- **ACTIVITY**
Transcribe, without alteration, the line that includes "3. 1.5y par" and each line after it until the records end, omitting all that precede it.

- **Collected data entries**

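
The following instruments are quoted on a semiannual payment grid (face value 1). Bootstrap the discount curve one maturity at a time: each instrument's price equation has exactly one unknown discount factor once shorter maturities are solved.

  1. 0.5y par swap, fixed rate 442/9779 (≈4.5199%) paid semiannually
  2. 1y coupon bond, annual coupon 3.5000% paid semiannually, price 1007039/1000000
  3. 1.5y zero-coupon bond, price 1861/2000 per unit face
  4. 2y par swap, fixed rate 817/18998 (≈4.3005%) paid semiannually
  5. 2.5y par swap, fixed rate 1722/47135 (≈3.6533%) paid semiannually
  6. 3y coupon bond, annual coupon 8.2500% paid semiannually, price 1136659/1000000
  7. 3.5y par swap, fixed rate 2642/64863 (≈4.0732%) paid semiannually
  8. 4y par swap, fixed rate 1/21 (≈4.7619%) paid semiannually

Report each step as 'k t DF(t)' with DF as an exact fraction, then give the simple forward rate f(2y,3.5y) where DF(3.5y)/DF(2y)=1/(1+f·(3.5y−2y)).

step 1 [0.5y] swap r/2=221/9779: DF=(1 − 221/9779·(0))/(1+221/9779) = 9779/10000 ≈ 0.977900
step 2 [1y] bond c/2=7/400: DF=(1007039/1000000 − 7/400·(0.977900))/(1+7/400) = 9729/10000 ≈ 0.972900
step 3 [1.5y] zero: DF = P = 1861/2000 ≈ 0.930500
step 4 [2y] swap r/2=817/37996: DF=(1 − 817/37996·(0.977900+0.972900+0.930500))/(1+817/37996) = 9183/10000 ≈ 0.918300
step 5 [2.5y] swap r/2=861/47135: DF=(1 − 861/47135·(0.977900+0.972900+0.930500+0.918300))/(1+861/47135) = 9139/10000 ≈ 0.913900
step 6 [3y] bond c/2=33/800: DF=(1136659/1000000 − 33/800·(0.977900+0.972900+0.930500+0.918300+0.913900))/(1+33/800) = 9049/10000 ≈ 0.904900
step 7 [3.5y] swap r/2=1321/64863: DF=(1 − 1321/64863·(0.977900+0.972900+0.930500+0.918300+0.913900+0.904900))/(1+1321/64863) = 8679/10000 ≈ 0.867900
step 8 [4y] swap r/2=1/42: DF=(1 − 1/42·(0.977900+0.972900+0.930500+0.918300+0.913900+0.904900+0.867900))/(1+1/42) = 8259/10000 ≈ 0.825900

1 1/2 9779/10000
2 1 9729/10000
3 3/2 1861/2000
4 2 9183/10000
5 5/2 9139/10000
6 3 9049/10000
7 7/2 8679/10000
8 4 8259/10000
f(2y,3.5y) = ((9183/10000)/(8679/10000) − 1)/(3/2) = 112/2893 ≈ 3.8714%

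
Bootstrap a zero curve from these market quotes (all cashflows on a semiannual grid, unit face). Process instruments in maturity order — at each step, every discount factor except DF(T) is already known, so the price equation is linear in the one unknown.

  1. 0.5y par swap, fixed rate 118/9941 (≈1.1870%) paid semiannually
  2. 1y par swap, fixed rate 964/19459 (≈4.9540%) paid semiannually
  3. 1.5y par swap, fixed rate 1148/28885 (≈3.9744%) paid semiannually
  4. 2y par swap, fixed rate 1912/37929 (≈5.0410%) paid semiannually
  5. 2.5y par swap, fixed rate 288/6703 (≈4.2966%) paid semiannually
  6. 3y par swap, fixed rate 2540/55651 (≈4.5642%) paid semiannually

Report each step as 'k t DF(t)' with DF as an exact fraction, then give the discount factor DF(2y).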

- **WRITTEN SOLUTION**
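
  3. 1.5y par swap, fixed rate 1148/28885 (≈3.9744%) paid semiannually
  4. 2y par swap, fixed rate 1912/37929 (≈5.0410%) paid semiannually
  5. 2.5y par swap, fixed rate 288/6703 (≈4.2966%) paid semiannually
  6. 3y par swap, fixed rate 2540/55651 (≈4.5642%) paid semiannually

Report each step as 'k t DF(t)' with DF as an exact fraction, then give the discount factor DF(2y).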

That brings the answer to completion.